*** Opening Source material ***
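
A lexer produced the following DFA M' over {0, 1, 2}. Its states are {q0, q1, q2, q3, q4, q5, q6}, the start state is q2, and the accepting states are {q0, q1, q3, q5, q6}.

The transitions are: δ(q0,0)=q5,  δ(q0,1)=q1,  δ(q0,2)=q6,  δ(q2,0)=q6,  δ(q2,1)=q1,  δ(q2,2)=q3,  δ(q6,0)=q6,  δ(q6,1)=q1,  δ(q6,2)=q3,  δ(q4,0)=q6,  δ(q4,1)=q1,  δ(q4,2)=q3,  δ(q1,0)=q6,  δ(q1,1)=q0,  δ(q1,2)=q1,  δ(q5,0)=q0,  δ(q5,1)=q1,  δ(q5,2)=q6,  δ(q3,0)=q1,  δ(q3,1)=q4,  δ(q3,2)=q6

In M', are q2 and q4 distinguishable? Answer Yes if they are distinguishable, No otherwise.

Start with accepting vs non-accepting: {q0,q1,q3,q5,q6} | {q2,q4}.
Split {q0,q1,q3,q5,q6} by δ(·,1) → {q0,q1,q5,q6} and {q3}.
Split {q0,q1,q5,q6} by δ(·,2) → {q0,q1,q5} and {q6}.
On input 0, block {q0,q1,q5} splits into {q0,q5} and {q1}.
No further refinement is possible. Final partition (5 blocks): {q0,q5} | {q2,q4} | {q3} | {q6} | {q1}.
q2 and q4 lie in the same block of the stable partition, so they are equivalent — no string distinguishes them.

No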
*** Closing Source material ***
**Activity**:
The records above should be restated word for word, please.

**Exercise output**:
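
A lexer produced the following DFA M' over {0, 1, 2}. Its states are {q0, q1, q2, q3, q4, q5, q6}, the start state is q2, and the accepting states are {q0, q1, q3, q5, q6}.

The transitions are: δ(q0,0)=q5,  δ(q0,1)=q1,  δ(q0,2)=q6,  δ(q2,0)=q6,  δ(q2,1)=q1,  δ(q2,2)=q3,  δ(q6,0)=q6,  δ(q6,1)=q1,  δ(q6,2)=q3,  δ(q4,0)=q6,  δ(q4,1)=q1,  δ(q4,2)=q3,  δ(q1,0)=q6,  δ(q1,1)=q0,  δ(q1,2)=q1,  δ(q5,0)=q0,  δ(q5,1)=q1,  δ(q5,2)=q6,  δ(q3,0)=q1,  δ(q3,1)=q4,  δ(q3,2)=q6

In M', are q2 and q4 distinguishable? Answer Yes if they are distinguishable, No otherwise.

Start with accepting vs non-accepting: {q0,q1,q3,q5,q6} | {q2,q4}.
Split {q0,q1,q3,q5,q6} by δ(·,1) → {q0,q1,q5,q6} and {q3}.
Split {q0,q1,q5,q6} by δ(·,2) → {q0,q1,q5} and {q6}.
On input 0, block {q0,q1,q5} splits into {q0,q5} and {q1}.
No further refinement is possible. Final partition (5 blocks): {q0,q5} | {q2,q4} | {q3} | {q6} | {q1}.
q2 and q4 lie in the same block of the stable partition, so they are equivalent — no string distinguishes them.

No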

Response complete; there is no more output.